- _AIM OF THE EXERCISE_
In the data below, find every line that has the string "registers", and copy it.

(Collected data)
------------------------------

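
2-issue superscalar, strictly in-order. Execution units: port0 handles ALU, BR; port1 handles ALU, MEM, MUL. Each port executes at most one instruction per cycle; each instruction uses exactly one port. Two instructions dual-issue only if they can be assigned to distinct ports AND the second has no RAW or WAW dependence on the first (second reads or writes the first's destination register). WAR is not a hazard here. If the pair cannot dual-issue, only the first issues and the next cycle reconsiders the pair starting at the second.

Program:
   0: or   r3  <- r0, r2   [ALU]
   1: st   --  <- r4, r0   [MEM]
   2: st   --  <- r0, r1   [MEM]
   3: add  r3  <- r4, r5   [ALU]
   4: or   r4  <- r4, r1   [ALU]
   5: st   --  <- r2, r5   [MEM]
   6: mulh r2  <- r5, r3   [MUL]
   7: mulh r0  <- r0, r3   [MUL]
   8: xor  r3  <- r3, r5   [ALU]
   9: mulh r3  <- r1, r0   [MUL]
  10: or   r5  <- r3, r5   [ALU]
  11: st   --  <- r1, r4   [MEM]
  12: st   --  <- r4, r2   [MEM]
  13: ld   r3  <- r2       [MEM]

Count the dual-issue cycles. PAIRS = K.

0. or st @i0&i1  | dual
1. st add @i2&i3  | dual
2. or st @i4&i5  | dual
3. mulh @i6  | no-port MUL/MUL
4. mulh xor @i7&i8  | dual
5. mulh @i9  | RAW r3
6. or st @i10&i11  | dual
7. st @i12  | no-port MEM/MEM
8. ld @i13  | tail

PAIRS = 5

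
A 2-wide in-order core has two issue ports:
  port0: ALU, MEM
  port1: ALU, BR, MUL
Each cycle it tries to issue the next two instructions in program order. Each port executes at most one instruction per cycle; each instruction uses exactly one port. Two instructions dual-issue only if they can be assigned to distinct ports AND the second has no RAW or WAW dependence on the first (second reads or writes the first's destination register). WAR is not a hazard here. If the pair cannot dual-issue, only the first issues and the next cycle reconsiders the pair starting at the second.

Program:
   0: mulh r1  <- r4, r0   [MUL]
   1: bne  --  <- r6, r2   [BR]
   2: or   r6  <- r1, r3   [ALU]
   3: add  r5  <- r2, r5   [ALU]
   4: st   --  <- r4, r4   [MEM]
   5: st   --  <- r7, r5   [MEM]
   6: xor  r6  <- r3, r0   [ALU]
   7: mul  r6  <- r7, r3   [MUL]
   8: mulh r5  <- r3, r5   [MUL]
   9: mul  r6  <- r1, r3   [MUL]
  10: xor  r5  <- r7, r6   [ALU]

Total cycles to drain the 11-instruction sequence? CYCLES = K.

CYCLES = 8

#0 head=0: mulh i0 no-port MUL/BR
#1 head=1: bne+or i1/i2 pair
#2 head=3: add+st i3/i4 pair
#3 head=5: st+xor i5/i6 pair
#4 head=7: mul i7 no-port MUL/MUL
#5 head=8: mulh i8 no-port MUL/MUL
#6 head=9: mul i9 RAW r6
#7 head=10: xor i10 tail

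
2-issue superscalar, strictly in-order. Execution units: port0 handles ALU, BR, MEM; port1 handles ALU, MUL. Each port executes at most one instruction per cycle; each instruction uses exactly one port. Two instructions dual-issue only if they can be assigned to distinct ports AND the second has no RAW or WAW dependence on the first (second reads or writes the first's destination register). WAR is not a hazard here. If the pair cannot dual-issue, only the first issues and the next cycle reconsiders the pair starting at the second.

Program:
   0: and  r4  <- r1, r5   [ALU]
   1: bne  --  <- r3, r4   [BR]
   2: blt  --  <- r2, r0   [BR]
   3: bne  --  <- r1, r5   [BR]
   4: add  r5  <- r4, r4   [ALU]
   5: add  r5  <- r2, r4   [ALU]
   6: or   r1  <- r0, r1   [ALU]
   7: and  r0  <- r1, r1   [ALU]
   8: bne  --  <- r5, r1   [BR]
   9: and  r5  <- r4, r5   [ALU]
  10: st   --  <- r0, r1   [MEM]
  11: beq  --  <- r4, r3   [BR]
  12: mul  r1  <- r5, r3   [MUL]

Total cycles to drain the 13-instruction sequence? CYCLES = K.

CYCLES = 8

#0 head=0: and.ALU i0 RAW r4
#1 head=1: bne.BR i1 no-port BR/BR
#2 head=2: blt.BR i2 no-port BR/BR
#3 head=3: bne.BR;add.ALU i3,i4 pair
#4 head=5: add.ALU;or.ALU i5,i6 pair
#5 head=7: and.ALU;bne.BR i7,i8 pair
#6 head=9: and.ALU;st.MEM i9,i10 pair
#7 head=11: beq.BR;mul.MUL i11,i12 pair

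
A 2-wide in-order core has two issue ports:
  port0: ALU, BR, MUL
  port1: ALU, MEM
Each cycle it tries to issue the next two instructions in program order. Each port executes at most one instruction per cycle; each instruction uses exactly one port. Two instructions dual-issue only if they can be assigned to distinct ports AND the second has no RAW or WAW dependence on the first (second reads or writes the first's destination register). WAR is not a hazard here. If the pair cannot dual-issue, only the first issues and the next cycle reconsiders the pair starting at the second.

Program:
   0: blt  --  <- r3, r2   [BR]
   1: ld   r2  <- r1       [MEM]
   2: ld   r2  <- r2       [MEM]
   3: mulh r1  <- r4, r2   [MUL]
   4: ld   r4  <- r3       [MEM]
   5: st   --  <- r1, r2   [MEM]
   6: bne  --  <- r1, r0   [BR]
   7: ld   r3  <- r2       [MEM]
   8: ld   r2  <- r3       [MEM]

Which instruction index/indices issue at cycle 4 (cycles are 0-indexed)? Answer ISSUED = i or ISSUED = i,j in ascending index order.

0. blt.BR ld.MEM @i0&i1  | 2-wide
1. ld.MEM @i2  | RAW r2
2. mulh.MUL ld.MEM @i3&i4  | 2-wide
3. st.MEM bne.BR @i5&i6  | 2-wide
4. ld.MEM @i7  | no-port MEM/MEM
5. ld.MEM @i8  | tail

ISSUED = 7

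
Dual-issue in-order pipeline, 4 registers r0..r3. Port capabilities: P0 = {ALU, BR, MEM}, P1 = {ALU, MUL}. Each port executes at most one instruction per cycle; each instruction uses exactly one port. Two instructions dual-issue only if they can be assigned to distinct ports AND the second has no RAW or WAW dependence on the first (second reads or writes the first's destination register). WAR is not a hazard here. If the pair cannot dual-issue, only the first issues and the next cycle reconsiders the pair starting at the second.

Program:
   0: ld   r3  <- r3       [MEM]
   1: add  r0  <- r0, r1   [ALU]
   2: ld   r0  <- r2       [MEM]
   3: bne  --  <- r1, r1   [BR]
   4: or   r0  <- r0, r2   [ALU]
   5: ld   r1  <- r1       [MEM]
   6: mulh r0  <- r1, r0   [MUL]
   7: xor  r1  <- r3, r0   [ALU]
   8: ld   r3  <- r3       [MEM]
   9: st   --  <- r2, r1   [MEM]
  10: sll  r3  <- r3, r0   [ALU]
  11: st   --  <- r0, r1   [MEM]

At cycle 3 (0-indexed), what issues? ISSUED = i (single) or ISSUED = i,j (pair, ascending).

ISSUED = 5

0. ld/add @i0/i1  | dual
1. ld @i2  | no-port MEM/BR
2. bne/or @i3/i4  | dual
3. ld @i5  | RAW r1
4. mulh @i6  | RAW r0
5. xor/ld @i7/i8  | dual
6. st/sll @i9/i10  | dual
7. st @i11  | tail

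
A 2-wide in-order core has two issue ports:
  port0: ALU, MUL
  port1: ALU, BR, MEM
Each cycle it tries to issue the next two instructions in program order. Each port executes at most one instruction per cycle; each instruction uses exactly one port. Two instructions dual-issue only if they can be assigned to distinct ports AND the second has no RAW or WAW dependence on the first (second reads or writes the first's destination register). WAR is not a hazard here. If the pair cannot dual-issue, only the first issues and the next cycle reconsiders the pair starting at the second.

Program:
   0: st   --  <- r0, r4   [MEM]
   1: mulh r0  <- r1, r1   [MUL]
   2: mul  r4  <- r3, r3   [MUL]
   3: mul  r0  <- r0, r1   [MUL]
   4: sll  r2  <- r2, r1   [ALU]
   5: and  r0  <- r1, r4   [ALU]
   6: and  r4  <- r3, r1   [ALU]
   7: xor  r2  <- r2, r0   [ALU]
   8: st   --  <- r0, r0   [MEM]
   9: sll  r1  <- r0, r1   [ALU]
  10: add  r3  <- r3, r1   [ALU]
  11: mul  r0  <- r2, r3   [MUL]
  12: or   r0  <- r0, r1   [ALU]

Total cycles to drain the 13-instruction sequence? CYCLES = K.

0. st.MEM;mulh.MUL @i0/i1  | pair
1. mul.MUL @i2  | no-port MUL/MUL
2. mul.MUL;sll.ALU @i3/i4  | pair
3. and.ALU;and.ALU @i5/i6  | pair
4. xor.ALU;st.MEM @i7/i8  | pair
5. sll.ALU @i9  | RAW r1
6. add.ALU @i10  | RAW r3
7. mul.MUL @i11  | RAW+WAW r0
8. or.ALU @i12  | tail

CYCLES = 9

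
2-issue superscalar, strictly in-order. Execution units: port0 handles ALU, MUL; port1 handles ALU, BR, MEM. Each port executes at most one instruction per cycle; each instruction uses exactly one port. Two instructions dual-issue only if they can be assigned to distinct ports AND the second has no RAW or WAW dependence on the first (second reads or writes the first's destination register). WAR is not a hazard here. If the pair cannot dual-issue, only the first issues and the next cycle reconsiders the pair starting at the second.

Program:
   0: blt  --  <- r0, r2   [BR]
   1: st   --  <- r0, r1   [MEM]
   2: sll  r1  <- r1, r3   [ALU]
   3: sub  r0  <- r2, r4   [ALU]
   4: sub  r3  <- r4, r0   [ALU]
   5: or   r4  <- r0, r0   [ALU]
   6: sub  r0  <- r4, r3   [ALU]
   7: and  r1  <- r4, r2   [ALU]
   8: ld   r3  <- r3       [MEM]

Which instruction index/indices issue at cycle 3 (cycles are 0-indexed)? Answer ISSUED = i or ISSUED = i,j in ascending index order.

ISSUED = 4,5

  cy0 -> i0 (blt) no-port BR/MEM
  cy1 -> i1/i2 (st sll) 2-wide
  cy2 -> i3 (sub) RAW r0
  cy3 -> i4/i5 (sub or) 2-wide
  cy4 -> i6/i7 (sub and) 2-wide
  cy5 -> i8 (ld) tail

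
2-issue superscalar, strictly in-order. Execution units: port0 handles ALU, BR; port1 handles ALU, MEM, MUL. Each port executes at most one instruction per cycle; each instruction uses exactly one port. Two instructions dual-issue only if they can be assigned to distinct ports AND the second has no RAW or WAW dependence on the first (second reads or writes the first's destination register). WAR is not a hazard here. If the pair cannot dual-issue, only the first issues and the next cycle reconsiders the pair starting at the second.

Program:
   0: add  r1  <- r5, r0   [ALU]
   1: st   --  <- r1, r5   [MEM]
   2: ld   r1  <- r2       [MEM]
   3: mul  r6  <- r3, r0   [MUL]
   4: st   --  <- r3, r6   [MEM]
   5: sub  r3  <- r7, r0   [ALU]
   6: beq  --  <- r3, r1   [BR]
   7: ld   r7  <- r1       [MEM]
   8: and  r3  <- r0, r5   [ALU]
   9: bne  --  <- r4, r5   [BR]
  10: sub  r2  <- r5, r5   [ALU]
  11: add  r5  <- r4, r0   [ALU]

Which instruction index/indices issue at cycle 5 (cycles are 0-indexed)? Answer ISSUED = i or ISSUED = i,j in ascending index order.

0. add.ALU @i0  | RAW r1
1. st.MEM @i1  | no-port MEM/MEM
2. ld.MEM @i2  | no-port MEM/MUL
3. mul.MUL @i3  | no-port MUL/MEM
4. st.MEM+sub.ALU @i4,i5  | 2-wide
5. beq.BR+ld.MEM @i6,i7  | 2-wide
6. and.ALU+bne.BR @i8,i9  | 2-wide
7. sub.ALU+add.ALU @i10,i11  | 2-wide

ISSUED = 6,7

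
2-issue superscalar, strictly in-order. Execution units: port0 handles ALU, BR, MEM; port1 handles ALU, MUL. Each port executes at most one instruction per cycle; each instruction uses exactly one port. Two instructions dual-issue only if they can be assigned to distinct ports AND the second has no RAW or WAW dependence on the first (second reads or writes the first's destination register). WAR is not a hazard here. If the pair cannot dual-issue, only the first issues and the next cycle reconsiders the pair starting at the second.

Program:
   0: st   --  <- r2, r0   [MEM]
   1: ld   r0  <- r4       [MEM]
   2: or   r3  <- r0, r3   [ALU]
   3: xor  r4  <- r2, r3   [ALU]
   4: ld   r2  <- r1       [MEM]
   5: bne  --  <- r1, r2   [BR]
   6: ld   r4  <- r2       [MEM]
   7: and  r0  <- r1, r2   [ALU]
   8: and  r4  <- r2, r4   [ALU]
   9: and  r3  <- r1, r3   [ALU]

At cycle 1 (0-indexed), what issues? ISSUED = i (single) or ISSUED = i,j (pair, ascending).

  cy0 -> i0 (st.MEM) no-port MEM/MEM
  cy1 -> i1 (ld.MEM) RAW r0
  cy2 -> i2 (or.ALU) RAW r3
  cy3 -> i3,i4 (xor.ALU/ld.MEM) pair
  cy4 -> i5 (bne.BR) no-port BR/MEM
  cy5 -> i6,i7 (ld.MEM/and.ALU) pair
  cy6 -> i8,i9 (and.ALU/and.ALU) pair

ISSUED = 1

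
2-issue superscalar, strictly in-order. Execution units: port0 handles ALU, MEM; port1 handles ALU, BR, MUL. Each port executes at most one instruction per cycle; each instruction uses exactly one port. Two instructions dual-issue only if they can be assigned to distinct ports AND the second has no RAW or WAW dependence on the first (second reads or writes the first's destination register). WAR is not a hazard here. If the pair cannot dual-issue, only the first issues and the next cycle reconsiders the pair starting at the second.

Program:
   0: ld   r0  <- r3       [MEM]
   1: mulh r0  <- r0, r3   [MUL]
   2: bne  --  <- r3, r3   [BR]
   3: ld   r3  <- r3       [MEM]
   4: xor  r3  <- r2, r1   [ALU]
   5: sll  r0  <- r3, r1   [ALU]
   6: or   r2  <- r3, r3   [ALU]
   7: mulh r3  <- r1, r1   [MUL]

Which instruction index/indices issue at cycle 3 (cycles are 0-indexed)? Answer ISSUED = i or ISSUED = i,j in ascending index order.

t=0 i0:ld ; RAW+WAW r0
t=1 i1:mulh ; no-port MUL/BR
t=2 i2+i3:bne ld ; pair
t=3 i4:xor ; RAW r3
t=4 i5+i6:sll or ; pair
t=5 i7:mulh ; tail

ISSUED = 4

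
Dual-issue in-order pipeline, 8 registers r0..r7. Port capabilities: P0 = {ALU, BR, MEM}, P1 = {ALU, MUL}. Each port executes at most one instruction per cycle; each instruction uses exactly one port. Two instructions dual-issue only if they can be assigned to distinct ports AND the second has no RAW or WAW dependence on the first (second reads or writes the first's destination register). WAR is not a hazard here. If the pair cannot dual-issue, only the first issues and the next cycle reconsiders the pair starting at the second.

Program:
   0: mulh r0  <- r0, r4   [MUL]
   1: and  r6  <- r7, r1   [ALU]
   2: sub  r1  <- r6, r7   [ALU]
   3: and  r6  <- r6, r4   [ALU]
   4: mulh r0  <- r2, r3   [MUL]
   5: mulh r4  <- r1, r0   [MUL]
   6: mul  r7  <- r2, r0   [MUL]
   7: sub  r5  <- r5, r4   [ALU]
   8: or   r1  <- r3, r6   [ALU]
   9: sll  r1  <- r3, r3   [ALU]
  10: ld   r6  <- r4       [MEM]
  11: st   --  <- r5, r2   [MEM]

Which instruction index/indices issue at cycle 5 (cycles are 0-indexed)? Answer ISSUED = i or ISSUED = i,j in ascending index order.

ISSUED = 8

#0 head=0: mulh+and i0,i1 2-wide
#1 head=2: sub+and i2,i3 2-wide
#2 head=4: mulh i4 no-port MUL/MUL
#3 head=5: mulh i5 no-port MUL/MUL
#4 head=6: mul+sub i6,i7 2-wide
#5 head=8: or i8 WAW r1
#6 head=9: sll+ld i9,i10 2-wide
#7 head=11: st i11 tail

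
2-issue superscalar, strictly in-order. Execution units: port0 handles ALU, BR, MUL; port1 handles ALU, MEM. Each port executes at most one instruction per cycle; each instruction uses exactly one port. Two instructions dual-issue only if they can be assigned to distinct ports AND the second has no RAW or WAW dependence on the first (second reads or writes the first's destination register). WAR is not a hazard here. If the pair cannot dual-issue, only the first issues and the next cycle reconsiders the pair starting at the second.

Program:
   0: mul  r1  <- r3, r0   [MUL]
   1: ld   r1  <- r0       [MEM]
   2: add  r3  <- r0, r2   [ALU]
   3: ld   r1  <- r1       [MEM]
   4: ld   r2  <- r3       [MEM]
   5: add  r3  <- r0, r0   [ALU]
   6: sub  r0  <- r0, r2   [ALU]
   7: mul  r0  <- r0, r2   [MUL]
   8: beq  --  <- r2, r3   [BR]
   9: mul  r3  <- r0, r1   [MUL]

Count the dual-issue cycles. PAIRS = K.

PAIRS = 2

0. mul.MUL @i0  | WAW r1
1. ld.MEM+add.ALU @i1/i2  | pair
2. ld.MEM @i3  | no-port MEM/MEM
3. ld.MEM+add.ALU @i4/i5  | pair
4. sub.ALU @i6  | RAW+WAW r0
5. mul.MUL @i7  | no-port MUL/BR
6. beq.BR @i8  | no-port BR/MUL
7. mul.MUL @i9  | tail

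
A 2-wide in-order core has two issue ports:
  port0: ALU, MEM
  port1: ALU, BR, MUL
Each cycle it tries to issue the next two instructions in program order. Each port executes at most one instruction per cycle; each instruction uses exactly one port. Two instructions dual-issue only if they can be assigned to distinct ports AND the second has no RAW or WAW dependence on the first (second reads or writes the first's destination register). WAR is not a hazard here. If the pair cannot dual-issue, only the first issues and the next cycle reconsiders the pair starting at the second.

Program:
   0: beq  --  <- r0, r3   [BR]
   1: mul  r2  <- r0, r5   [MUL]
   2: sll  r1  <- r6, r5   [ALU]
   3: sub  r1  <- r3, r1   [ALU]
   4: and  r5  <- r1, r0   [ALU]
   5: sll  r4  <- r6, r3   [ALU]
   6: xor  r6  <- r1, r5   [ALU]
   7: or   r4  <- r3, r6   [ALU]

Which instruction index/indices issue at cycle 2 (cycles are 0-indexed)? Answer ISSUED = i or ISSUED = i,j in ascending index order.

  cy0 -> i0 (beq) no-port BR/MUL
  cy1 -> i1&i2 (mul sll) pair
  cy2 -> i3 (sub) RAW r1
  cy3 -> i4&i5 (and sll) pair
  cy4 -> i6 (xor) RAW r6
  cy5 -> i7 (or) tail

ISSUED = 3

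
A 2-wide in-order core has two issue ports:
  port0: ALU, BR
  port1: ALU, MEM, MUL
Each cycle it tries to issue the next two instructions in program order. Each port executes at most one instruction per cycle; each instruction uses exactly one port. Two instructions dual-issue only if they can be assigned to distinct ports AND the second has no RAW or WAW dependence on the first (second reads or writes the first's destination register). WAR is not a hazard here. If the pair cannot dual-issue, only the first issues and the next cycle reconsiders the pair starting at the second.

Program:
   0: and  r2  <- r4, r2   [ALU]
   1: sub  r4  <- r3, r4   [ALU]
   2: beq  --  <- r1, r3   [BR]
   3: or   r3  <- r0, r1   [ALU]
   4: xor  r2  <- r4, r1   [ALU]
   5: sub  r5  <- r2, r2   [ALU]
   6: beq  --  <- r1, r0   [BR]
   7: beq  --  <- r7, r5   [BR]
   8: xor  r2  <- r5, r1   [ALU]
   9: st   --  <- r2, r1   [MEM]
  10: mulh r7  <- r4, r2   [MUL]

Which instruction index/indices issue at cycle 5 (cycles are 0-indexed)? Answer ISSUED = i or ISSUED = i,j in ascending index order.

ISSUED = 9

#0 head=0: and/sub i0+i1 pair
#1 head=2: beq/or i2+i3 pair
#2 head=4: xor i4 RAW r2
#3 head=5: sub/beq i5+i6 pair
#4 head=7: beq/xor i7+i8 pair
#5 head=9: st i9 no-port MEM/MUL
#6 head=10: mulh i10 tail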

------------------------------

- _ANSWER_
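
Dual-issue in-order pipeline, 4 registers r0..r3. Port capabilities: P0 = {ALU, BR, MEM}, P1 = {ALU, MUL}. Each port executes at most one instruction per cycle; each instruction uses exactly one port. Two instructions dual-issue only if they can be assigned to distinct ports AND the second has no RAW or WAW dependence on the first (second reads or writes the first's destination register). WAR is not a hazard here. If the pair cannot dual-issue, only the first issues and the next cycle reconsiders the pair starting at the second.
Dual-issue in-order pipeline, 8 registers r0..r7. Port capabilities: P0 = {ALU, BR, MEM}, P1 = {ALU, MUL}. Each port executes at most one instruction per cycle; each instruction uses exactly one port. Two instructions dual-issue only if they can be assigned to distinct ports AND the second has no RAW or WAW dependence on the first (second reads or writes the first's destination register). WAR is not a hazard here. If the pair cannot dual-issue, only the first issues and the next cycle reconsiders the pair starting at the second.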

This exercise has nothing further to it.